Work item.
Set down the final part of the listing, which starts at the line containing "2: DROP who=B seq=7026 len=91" and runs to the last line, exactly and completely.

|---|

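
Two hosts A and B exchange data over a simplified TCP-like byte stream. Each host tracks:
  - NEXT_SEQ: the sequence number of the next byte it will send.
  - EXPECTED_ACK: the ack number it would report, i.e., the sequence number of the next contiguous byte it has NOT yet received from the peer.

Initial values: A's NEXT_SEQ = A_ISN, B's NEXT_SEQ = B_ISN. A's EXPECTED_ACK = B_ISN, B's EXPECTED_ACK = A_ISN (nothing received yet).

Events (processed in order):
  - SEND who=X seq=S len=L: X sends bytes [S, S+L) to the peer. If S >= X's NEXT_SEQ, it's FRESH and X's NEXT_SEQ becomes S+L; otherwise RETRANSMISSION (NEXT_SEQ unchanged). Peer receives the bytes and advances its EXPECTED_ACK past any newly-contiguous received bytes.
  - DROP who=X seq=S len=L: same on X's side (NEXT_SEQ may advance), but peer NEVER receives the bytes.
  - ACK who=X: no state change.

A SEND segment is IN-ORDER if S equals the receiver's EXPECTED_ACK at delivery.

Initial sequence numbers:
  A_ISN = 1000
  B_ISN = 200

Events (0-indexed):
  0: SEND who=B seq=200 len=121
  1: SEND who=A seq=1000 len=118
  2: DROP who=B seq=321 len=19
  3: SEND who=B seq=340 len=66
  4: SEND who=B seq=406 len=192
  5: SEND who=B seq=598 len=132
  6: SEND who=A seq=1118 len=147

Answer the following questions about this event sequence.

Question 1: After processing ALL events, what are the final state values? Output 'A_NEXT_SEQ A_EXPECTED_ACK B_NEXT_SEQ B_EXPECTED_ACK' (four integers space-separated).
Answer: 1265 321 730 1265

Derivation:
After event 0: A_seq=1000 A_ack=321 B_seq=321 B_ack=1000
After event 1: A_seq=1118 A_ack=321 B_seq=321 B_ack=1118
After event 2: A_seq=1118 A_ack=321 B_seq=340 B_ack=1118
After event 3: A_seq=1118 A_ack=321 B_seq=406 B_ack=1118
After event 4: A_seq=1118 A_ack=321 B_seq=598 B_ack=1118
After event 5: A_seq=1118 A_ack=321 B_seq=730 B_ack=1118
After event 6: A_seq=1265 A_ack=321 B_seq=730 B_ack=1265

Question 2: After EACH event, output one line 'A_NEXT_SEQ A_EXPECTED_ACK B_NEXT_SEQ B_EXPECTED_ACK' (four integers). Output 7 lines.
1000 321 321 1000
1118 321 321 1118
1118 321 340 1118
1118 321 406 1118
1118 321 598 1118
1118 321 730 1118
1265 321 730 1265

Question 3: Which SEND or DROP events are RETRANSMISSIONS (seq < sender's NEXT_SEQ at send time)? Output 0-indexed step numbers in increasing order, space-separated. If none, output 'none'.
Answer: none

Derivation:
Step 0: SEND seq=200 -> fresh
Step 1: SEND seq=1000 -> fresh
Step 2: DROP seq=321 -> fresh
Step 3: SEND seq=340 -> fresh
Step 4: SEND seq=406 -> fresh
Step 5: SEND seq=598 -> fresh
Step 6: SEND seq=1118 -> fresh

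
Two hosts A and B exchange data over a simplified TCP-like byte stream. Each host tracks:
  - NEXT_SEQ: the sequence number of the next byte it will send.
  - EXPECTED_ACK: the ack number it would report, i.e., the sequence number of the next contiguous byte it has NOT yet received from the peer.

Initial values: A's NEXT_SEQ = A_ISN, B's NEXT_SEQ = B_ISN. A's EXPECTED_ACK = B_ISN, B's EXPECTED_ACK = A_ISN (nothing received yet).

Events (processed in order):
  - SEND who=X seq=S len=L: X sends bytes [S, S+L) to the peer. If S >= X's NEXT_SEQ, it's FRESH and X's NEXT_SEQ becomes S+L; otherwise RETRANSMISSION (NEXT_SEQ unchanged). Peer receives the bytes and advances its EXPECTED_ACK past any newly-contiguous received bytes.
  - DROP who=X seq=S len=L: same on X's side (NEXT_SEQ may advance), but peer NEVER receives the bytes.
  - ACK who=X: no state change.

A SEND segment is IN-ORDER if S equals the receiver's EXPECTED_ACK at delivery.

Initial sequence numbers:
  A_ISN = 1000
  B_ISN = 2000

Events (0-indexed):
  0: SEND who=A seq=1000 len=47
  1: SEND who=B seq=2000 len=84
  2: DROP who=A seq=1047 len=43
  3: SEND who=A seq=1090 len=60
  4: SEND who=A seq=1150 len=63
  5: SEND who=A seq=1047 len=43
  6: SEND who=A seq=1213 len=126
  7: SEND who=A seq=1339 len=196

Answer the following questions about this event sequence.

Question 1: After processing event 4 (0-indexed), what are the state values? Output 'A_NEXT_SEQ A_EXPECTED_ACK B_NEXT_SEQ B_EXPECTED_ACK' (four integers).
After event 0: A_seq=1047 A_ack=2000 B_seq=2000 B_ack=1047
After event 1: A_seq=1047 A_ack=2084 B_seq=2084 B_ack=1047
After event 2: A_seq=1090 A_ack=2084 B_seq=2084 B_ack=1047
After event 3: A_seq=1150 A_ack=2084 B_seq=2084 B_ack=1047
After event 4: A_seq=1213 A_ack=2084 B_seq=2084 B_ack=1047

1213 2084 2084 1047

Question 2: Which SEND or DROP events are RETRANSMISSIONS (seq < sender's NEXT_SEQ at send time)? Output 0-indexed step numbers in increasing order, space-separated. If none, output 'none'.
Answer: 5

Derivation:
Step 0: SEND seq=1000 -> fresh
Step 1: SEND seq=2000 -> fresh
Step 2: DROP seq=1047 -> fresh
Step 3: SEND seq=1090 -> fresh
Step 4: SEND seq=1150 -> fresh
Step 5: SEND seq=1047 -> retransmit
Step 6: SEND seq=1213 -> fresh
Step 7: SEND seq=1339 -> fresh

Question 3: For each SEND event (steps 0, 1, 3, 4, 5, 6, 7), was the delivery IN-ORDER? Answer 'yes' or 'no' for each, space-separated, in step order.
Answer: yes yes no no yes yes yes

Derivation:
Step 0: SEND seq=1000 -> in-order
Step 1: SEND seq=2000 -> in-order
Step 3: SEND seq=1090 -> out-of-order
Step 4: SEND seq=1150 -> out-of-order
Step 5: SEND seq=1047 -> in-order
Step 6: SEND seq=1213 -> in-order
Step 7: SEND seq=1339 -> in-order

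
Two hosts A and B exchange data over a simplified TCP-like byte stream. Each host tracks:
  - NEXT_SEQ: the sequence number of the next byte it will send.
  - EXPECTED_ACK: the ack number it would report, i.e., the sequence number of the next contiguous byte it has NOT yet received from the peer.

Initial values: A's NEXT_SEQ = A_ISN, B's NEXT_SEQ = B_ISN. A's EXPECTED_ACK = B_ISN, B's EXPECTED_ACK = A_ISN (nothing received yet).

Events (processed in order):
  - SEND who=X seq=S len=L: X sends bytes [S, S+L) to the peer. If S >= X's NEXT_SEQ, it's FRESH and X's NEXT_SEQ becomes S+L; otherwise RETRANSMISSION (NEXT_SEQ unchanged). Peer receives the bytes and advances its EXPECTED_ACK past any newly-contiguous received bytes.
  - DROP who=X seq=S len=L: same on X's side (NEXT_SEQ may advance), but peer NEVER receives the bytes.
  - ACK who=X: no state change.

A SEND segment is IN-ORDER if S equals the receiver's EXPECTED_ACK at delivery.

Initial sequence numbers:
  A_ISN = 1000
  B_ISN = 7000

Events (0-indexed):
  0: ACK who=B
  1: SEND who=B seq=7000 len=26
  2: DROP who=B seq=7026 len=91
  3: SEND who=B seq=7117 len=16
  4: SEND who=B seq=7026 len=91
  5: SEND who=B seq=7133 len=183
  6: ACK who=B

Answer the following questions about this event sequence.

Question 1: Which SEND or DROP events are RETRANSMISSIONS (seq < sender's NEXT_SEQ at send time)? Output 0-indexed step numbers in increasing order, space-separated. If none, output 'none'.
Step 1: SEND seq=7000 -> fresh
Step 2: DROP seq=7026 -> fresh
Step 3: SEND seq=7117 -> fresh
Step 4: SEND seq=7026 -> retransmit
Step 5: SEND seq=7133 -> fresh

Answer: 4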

|---|

Answer to the exercise.
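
  2: DROP who=B seq=7026 len=91
  3: SEND who=B seq=7117 len=16
  4: SEND who=B seq=7026 len=91
  5: SEND who=B seq=7133 len=183
  6: ACK who=B

Answer the following questions about this event sequence.

Question 1: Which SEND or DROP events are RETRANSMISSIONS (seq < sender's NEXT_SEQ at send time)? Output 0-indexed step numbers in increasing order, space-separated. If none, output 'none'.
Step 1: SEND seq=7000 -> fresh
Step 2: DROP seq=7026 -> fresh
Step 3: SEND seq=7117 -> fresh
Step 4: SEND seq=7026 -> retransmit
Step 5: SEND seq=7133 -> fresh

Answer: 4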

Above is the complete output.